◆ **Action item**: Below are records. Find each line in them that holds the word "What" and copy it.

Data items:
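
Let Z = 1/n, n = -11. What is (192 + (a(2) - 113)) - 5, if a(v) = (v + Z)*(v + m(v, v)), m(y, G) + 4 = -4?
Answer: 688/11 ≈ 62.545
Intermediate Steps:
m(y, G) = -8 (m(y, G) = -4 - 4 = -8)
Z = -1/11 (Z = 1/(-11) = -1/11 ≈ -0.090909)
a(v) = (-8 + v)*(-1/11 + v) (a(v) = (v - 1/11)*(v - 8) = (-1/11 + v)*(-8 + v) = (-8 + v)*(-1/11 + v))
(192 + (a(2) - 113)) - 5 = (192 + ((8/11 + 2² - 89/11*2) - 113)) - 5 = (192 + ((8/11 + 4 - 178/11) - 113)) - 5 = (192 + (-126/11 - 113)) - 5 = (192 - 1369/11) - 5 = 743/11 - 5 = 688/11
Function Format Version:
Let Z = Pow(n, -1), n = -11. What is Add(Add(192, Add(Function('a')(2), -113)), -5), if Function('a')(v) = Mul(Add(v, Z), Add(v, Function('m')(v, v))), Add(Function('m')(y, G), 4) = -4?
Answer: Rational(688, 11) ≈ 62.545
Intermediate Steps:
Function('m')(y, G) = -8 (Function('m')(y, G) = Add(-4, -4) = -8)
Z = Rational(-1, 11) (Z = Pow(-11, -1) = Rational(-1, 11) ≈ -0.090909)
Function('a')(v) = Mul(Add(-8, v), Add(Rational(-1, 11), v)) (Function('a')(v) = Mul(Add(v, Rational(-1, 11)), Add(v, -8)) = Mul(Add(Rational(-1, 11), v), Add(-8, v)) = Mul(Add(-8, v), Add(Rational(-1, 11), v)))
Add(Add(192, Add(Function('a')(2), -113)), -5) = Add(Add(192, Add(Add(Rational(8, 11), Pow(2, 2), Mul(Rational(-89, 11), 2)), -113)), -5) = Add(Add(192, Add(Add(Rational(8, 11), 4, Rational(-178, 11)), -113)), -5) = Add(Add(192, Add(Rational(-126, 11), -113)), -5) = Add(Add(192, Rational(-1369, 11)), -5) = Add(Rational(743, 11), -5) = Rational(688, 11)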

◆ **Response to the exercise**:
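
Let Z = 1/n, n = -11. What is (192 + (a(2) - 113)) - 5, if a(v) = (v + Z)*(v + m(v, v)), m(y, G) + 4 = -4?
Let Z = Pow(n, -1), n = -11. What is Add(Add(192, Add(Function('a')(2), -113)), -5), if Function('a')(v) = Mul(Add(v, Z), Add(v, Function('m')(v, v))), Add(Function('m')(y, G), 4) = -4?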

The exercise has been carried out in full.